# Problem:
From the entries below, copy every line that has the word "Answer".

# Supplied information:
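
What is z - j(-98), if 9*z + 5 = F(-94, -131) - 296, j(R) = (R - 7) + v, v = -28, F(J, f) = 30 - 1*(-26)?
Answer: 952/9 ≈ 105.78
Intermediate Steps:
F(J, f) = 56 (F(J, f) = 30 + 26 = 56)
j(R) = -35 + R (j(R) = (R - 7) - 28 = (-7 + R) - 28 = -35 + R)
z = -245/9 (z = -5/9 + (56 - 296)/9 = -5/9 + (1/9)*(-240) = -5/9 - 80/3 = -245/9 ≈ -27.222)
z - j(-98) = -245/9 - (-35 - 98) = -245/9 - 1*(-133) = -245/9 + 133 = 952/9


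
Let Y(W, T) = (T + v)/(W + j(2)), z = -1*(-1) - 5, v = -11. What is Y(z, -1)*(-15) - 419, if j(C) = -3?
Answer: -3113/7 ≈ -444.71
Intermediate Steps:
z = -4 (z = 1 - 5 = -4)
Y(W, T) = (-11 + T)/(-3 + W) (Y(W, T) = (T - 11)/(W - 3) = (-11 + T)/(-3 + W))
Y(z, -1)*(-15) - 419 = ((-11 - 1)/(-3 - 4))*(-15) - 419 = (-12/(-7))*(-15) - 419 = -1/7*(-12)*(-15) - 419 = (12/7)*(-15) - 419 = -180/7 - 419 = -3113/7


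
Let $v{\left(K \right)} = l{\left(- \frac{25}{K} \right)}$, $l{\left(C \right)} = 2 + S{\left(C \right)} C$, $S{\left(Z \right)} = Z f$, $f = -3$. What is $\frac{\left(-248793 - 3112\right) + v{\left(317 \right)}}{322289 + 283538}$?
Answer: $- \frac{25313482442}{60878949403} \approx -0.4158$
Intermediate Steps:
$S{\left(Z \right)} = - 3 Z$ ($S{\left(Z \right)} = Z \left(-3\right) = - 3 Z$)
$l{\left(C \right)} = 2 - 3 C^{2}$ ($l{\left(C \right)} = 2 + - 3 C C = 2 - 3 C^{2}$)
$v{\left(K \right)} = 2 - \frac{1875}{K^{2}}$ ($v{\left(K \right)} = 2 - 3 \left(- \frac{25}{K}\right)^{2} = 2 - 3 \frac{625}{K^{2}} = 2 - \frac{1875}{K^{2}}$)
$\frac{\left(-248793 - 3112\right) + v{\left(317 \right)}}{322289 + 283538} = \frac{\left(-248793 - 3112\right) + \left(2 - \frac{1875}{100489}\right)}{322289 + 283538} = \frac{\left(-248793 - 3112\right) + \left(2 - \frac{1875}{100489}\right)}{605827} = \left(-251905 + \left(2 - \frac{1875}{100489}\right)\right) \frac{1}{605827} = \left(-251905 + \frac{199103}{100489}\right) \frac{1}{605827} = \left(- \frac{25313482442}{100489}\right) \frac{1}{605827} = - \frac{25313482442}{60878949403}$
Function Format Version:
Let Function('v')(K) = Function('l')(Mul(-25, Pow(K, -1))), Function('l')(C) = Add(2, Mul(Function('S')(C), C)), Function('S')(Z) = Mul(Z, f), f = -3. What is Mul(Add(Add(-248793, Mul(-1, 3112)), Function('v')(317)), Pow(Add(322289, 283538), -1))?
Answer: Rational(-25313482442, 60878949403) ≈ -0.41580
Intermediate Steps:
Function('S')(Z) = Mul(-3, Z) (Function('S')(Z) = Mul(Z, -3) = Mul(-3, Z))
Function('l')(C) = Add(2, Mul(-3, Pow(C, 2))) (Function('l')(C) = Add(2, Mul(Mul(-3, C), C)) = Add(2, Mul(-3, Pow(C, 2))))
Function('v')(K) = Add(2, Mul(-1875, Pow(K, -2))) (Function('v')(K) = Add(2, Mul(-3, Pow(Mul(-25, Pow(K, -1)), 2))) = Add(2, Mul(-3, Mul(625, Pow(K, -2)))) = Add(2, Mul(-1875, Pow(K, -2))))
Mul(Add(Add(-248793, Mul(-1, 3112)), Function('v')(317)), Pow(Add(322289, 283538), -1)) = Mul(Add(Add(-248793, Mul(-1, 3112)), Add(2, Mul(-1875, Pow(317, -2)))), Pow(Add(322289, 283538), -1)) = Mul(Add(Add(-248793, -3112), Add(2, Mul(-1875, Rational(1, 100489)))), Pow(605827, -1)) = Mul(Add(-251905, Add(2, Rational(-1875, 100489))), Rational(1, 605827)) = Mul(Add(-251905, Rational(199103, 100489)), Rational(1, 605827)) = Mul(Rational(-25313482442, 100489), Rational(1, 605827)) = Rational(-25313482442, 60878949403)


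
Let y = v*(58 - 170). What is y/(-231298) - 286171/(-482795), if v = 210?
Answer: 38773059179/55834758955 ≈ 0.69443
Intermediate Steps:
y = -23520 (y = 210*(58 - 170) = 210*(-112) = -23520)
y/(-231298) - 286171/(-482795) = -23520/(-231298) - 286171/(-482795) = -23520*(-1/231298) - 286171*(-1/482795) = 11760/115649 + 286171/482795 = 38773059179/55834758955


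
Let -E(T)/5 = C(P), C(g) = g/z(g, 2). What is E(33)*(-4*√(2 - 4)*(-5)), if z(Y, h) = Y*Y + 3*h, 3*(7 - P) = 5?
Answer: -480*I*√2/31 ≈ -21.897*I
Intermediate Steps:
P = 16/3 (P = 7 - ⅓*5 = 7 - 5/3 = 16/3 ≈ 5.3333)
z(Y, h) = Y² + 3*h
C(g) = g/(6 + g²) (C(g) = g/(g² + 3*2) = g/(g² + 6) = g/(6 + g²))
E(T) = -24/31 (E(T) = -80/(3*(6 + (16/3)²)) = -80/(3*(6 + 256/9)) = -80/(3*310/9) = -80*9/(3*310) = -5*24/155 = -24/31)
E(33)*(-4*√(2 - 4)*(-5)) = -24*(-4*√(2 - 4))*(-5)/31 = -24*(-4*I*√2)*(-5)/31 = -480*I*√2/31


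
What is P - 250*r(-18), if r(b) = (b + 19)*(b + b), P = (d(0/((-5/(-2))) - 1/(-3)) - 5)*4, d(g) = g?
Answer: 26944/3 ≈ 8981.3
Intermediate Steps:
P = -56/3 (P = ((0/((-5/(-2))) - 1/(-3)) - 5)*4 = ((0/((-5*(-1/2))) - 1*(-1/3)) - 5)*4 = ((0/(5/2) + 1/3) - 5)*4 = ((0*(2/5) + 1/3) - 5)*4 = ((0 + 1/3) - 5)*4 = (1/3 - 5)*4 = -14/3*4 = -56/3 ≈ -18.667)
r(b) = 2*b*(19 + b) (r(b) = (19 + b)*(2*b) = 2*b*(19 + b))
P - 250*r(-18) = -56/3 - 500*(-18)*(19 - 18) = -56/3 - 500*(-18) = -56/3 - 250*(-36) = -56/3 + 9000 = 26944/3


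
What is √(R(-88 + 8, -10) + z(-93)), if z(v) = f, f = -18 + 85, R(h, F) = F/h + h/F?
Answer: √1202/4 ≈ 8.6675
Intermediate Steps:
f = 67
z(v) = 67
√(R(-88 + 8, -10) + z(-93)) = √((-10/(-88 + 8) + (-88 + 8)/(-10)) + 67) = √((-10/(-80) - 80*(-⅒)) + 67) = √((-10*(-1/80) + 8) + 67) = √((⅛ + 8) + 67) = √(65/8 + 67) = √(601/8) = √1202/4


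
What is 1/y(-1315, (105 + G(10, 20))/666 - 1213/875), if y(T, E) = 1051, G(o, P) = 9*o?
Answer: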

# Response area:
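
Answer: 952/9 ≈ 105.78
Answer: -3113/7 ≈ -444.71
Answer: $- \frac{25313482442}{60878949403} \approx -0.4158$
Answer: Rational(-25313482442, 60878949403) ≈ -0.41580
Answer: 38773059179/55834758955 ≈ 0.69443
Answer: -480*I*√2/31 ≈ -21.897*I
Answer: 26944/3 ≈ 8981.3
Answer: √1202/4 ≈ 8.6675
Answer: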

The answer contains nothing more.